Data excerpts »
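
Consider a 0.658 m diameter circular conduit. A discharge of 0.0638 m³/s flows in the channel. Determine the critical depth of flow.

y_c = 0.156 m

At critical depth, Q² T / (g A³) = 1, i.e. A³/T = Q²/g = 0.0638²/9.81 = 0.0004149.
Trying y = 0.174 m: A³/T = 0.0006416 — too large.
Trying y = 0.111 m: A³/T = 0.0001105 — too small.
Trying y = 0.156 m: A³/T = 0.0004192 — close enough.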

Problem requirements »
Would you copy every line of the material exactly?

Solved exercise »
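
Consider a 0.658 m diameter circular conduit. A discharge of 0.0638 m³/s flows in the channel. Determine the critical depth of flow.

y_c = 0.156 m

At critical depth, Q² T / (g A³) = 1, i.e. A³/T = Q²/g = 0.0638²/9.81 = 0.0004149.
Trying y = 0.174 m: A³/T = 0.0006416 — too large.
Trying y = 0.111 m: A³/T = 0.0001105 — too small.
Trying y = 0.156 m: A³/T = 0.0004192 — close enough.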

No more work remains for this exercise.